Stored data
....................

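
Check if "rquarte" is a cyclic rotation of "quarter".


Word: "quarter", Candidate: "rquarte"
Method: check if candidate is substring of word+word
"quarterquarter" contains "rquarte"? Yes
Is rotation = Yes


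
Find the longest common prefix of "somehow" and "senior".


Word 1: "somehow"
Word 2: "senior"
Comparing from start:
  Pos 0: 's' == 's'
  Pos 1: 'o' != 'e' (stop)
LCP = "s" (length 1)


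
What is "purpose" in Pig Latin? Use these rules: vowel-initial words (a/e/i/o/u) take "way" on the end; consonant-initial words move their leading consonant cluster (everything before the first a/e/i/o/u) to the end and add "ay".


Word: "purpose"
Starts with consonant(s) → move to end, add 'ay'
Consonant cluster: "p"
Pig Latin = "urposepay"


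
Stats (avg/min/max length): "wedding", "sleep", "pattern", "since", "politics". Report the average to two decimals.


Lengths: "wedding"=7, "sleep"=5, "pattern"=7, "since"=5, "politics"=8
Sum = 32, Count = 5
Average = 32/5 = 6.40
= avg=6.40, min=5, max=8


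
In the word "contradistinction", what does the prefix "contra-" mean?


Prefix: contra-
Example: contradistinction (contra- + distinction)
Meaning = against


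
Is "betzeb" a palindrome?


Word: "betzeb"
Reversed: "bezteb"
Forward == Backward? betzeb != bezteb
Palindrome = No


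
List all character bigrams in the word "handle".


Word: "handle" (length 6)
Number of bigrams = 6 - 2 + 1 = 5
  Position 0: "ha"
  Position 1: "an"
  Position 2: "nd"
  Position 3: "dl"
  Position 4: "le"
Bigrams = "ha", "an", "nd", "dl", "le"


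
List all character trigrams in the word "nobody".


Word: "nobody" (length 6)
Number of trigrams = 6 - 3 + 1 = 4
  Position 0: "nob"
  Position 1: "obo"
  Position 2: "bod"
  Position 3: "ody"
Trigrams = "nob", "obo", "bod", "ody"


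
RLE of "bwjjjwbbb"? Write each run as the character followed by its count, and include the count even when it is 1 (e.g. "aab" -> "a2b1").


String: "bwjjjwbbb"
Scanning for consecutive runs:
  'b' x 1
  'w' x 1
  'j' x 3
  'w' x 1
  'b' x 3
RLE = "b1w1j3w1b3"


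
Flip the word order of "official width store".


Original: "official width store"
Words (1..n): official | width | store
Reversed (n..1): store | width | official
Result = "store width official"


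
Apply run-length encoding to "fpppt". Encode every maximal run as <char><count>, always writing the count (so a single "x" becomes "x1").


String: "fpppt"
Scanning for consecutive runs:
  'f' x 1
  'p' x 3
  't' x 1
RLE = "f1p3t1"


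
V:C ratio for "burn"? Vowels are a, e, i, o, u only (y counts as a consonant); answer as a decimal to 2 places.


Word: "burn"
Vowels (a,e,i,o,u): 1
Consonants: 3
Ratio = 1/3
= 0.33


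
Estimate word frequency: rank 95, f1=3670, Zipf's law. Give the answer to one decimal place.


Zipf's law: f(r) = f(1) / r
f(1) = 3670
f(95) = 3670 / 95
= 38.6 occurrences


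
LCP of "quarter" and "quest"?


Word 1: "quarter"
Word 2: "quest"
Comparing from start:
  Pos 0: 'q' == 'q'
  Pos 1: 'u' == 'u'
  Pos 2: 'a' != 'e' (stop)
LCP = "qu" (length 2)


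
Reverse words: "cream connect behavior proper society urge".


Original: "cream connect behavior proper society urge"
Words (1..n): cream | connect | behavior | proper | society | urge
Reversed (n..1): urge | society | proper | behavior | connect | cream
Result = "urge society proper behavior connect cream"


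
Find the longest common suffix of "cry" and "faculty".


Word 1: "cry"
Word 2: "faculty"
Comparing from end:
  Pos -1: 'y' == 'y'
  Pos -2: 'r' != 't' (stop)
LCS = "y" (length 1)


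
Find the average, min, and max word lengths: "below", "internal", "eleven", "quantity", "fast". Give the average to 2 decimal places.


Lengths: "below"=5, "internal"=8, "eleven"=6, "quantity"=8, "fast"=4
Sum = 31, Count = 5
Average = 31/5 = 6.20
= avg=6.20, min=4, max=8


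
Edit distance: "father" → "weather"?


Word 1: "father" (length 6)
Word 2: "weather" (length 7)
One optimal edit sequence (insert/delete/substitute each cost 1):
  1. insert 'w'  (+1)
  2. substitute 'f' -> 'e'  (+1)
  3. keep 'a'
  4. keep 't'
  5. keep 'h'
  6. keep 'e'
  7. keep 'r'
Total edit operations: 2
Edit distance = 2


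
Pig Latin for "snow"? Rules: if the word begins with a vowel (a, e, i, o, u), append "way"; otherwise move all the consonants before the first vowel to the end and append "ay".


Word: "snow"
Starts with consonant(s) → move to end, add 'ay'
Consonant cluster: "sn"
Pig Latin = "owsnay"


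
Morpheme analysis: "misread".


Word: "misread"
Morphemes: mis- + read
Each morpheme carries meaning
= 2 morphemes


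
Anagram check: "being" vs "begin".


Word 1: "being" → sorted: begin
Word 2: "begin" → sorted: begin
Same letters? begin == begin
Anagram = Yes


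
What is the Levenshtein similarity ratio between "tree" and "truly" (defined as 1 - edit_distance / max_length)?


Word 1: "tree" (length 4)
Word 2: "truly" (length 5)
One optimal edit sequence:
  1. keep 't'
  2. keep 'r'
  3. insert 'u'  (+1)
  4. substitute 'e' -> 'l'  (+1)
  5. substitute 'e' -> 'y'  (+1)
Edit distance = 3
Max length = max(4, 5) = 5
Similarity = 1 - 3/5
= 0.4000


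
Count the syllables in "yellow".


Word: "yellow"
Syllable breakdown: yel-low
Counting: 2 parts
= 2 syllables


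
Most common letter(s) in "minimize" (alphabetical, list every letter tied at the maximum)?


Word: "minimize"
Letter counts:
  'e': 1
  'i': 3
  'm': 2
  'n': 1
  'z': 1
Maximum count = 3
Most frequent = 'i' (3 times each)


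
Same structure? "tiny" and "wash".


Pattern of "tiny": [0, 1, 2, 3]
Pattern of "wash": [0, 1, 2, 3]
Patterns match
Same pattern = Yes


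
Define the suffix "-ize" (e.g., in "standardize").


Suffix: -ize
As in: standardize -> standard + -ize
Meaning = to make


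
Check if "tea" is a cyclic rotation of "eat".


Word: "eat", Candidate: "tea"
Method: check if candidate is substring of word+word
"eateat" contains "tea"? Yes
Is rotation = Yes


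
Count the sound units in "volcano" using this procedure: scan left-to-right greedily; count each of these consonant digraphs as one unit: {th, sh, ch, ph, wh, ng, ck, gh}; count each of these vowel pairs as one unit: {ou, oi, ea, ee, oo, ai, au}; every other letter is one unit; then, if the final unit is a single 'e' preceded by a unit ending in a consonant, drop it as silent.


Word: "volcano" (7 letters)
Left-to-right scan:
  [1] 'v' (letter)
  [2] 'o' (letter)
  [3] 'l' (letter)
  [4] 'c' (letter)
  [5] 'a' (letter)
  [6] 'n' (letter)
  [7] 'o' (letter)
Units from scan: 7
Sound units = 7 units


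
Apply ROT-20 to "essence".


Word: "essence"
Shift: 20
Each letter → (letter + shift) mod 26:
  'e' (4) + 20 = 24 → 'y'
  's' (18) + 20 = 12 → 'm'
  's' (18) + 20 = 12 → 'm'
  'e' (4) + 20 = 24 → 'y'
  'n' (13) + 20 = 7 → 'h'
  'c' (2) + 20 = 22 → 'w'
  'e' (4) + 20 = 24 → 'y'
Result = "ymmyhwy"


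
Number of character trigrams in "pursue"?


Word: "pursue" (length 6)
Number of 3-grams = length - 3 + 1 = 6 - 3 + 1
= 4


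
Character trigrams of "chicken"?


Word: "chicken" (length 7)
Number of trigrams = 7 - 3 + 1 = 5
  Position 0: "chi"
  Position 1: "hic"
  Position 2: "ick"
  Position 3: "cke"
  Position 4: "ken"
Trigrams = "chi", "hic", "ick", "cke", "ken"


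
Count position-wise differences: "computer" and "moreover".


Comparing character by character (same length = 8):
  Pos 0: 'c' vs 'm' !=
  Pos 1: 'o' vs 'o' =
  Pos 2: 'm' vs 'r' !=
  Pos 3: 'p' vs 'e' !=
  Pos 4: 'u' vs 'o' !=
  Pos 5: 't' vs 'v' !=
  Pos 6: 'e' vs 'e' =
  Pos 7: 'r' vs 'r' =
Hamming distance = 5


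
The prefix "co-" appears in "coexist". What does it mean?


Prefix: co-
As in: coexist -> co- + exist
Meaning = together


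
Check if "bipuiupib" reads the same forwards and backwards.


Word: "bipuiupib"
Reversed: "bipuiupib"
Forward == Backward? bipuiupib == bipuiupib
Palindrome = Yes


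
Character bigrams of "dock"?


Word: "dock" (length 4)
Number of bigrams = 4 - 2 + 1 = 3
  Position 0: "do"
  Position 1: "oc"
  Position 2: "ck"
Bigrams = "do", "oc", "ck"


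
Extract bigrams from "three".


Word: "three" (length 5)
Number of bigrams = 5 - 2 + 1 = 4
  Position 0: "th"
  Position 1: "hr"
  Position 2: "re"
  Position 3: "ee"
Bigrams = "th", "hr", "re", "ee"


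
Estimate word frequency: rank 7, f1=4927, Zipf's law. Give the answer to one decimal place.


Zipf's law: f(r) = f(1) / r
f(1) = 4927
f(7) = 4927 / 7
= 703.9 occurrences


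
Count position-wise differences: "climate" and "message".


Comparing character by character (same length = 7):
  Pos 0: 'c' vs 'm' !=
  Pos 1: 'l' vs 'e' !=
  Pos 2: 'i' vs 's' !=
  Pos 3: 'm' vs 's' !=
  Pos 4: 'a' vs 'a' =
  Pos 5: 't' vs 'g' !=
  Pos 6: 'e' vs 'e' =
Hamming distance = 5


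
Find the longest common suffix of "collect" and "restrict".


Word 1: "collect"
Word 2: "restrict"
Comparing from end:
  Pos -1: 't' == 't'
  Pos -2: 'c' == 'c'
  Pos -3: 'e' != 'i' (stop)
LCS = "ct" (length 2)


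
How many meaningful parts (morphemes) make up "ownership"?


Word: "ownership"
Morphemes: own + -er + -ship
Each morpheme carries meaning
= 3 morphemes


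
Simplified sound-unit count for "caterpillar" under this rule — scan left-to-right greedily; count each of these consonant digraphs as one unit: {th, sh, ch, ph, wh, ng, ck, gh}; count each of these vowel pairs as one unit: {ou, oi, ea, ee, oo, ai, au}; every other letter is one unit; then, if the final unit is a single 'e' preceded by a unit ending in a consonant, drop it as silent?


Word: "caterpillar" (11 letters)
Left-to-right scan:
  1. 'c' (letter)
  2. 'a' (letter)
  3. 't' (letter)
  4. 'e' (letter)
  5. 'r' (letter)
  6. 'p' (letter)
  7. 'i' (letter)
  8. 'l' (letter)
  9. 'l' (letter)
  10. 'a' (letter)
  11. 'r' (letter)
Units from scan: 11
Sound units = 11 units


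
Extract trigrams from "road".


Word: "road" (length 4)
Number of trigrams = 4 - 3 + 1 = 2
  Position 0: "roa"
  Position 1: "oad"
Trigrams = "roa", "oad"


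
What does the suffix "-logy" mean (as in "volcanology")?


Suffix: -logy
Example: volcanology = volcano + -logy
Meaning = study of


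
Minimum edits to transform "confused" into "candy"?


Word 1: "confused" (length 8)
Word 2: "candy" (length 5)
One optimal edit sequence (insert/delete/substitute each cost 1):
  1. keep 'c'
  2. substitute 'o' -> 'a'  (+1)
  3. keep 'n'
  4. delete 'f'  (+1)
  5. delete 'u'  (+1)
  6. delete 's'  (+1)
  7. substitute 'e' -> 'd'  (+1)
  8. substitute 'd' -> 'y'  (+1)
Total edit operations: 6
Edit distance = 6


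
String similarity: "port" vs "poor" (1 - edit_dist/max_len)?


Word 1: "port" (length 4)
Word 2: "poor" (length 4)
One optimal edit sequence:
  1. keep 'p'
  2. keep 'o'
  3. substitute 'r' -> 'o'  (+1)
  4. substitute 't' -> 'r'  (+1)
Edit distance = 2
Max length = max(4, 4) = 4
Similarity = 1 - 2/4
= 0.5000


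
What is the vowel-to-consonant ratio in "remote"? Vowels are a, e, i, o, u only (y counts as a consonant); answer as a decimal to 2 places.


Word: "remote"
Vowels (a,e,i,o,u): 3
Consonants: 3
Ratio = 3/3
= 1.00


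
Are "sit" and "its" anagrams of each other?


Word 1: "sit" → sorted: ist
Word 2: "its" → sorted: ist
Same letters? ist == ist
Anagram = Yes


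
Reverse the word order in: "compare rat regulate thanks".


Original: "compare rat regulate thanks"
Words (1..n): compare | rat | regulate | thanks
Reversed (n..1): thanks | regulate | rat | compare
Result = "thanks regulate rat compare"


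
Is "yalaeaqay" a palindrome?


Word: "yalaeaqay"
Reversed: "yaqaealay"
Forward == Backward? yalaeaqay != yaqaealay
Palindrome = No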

....................

* PROBLEM DESCRIPTION
In the answer, include exactly the lines from the line containing "What does the suffix" through the end of the data, and nothing else.

* FINAL ANSWER
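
What does the suffix "-logy" mean (as in "volcanology")?


Suffix: -logy
Example: volcanology = volcano + -logy
Meaning = study of


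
Minimum edits to transform "confused" into "candy"?


Word 1: "confused" (length 8)
Word 2: "candy" (length 5)
One optimal edit sequence (insert/delete/substitute each cost 1):
  1. keep 'c'
  2. substitute 'o' -> 'a'  (+1)
  3. keep 'n'
  4. delete 'f'  (+1)
  5. delete 'u'  (+1)
  6. delete 's'  (+1)
  7. substitute 'e' -> 'd'  (+1)
  8. substitute 'd' -> 'y'  (+1)
Total edit operations: 6
Edit distance = 6


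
String similarity: "port" vs "poor" (1 - edit_dist/max_len)?


Word 1: "port" (length 4)
Word 2: "poor" (length 4)
One optimal edit sequence:
  1. keep 'p'
  2. keep 'o'
  3. substitute 'r' -> 'o'  (+1)
  4. substitute 't' -> 'r'  (+1)
Edit distance = 2
Max length = max(4, 4) = 4
Similarity = 1 - 2/4
= 0.5000


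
What is the vowel-to-consonant ratio in "remote"? Vowels are a, e, i, o, u only (y counts as a consonant); answer as a decimal to 2 places.


Word: "remote"
Vowels (a,e,i,o,u): 3
Consonants: 3
Ratio = 3/3
= 1.00


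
Are "sit" and "its" anagrams of each other?


Word 1: "sit" → sorted: ist
Word 2: "its" → sorted: ist
Same letters? ist == ist
Anagram = Yes


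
Reverse the word order in: "compare rat regulate thanks".


Original: "compare rat regulate thanks"
Words (1..n): compare | rat | regulate | thanks
Reversed (n..1): thanks | regulate | rat | compare
Result = "thanks regulate rat compare"


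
Is "yalaeaqay" a palindrome?


Word: "yalaeaqay"
Reversed: "yaqaealay"
Forward == Backward? yalaeaqay != yaqaealay
Palindrome = No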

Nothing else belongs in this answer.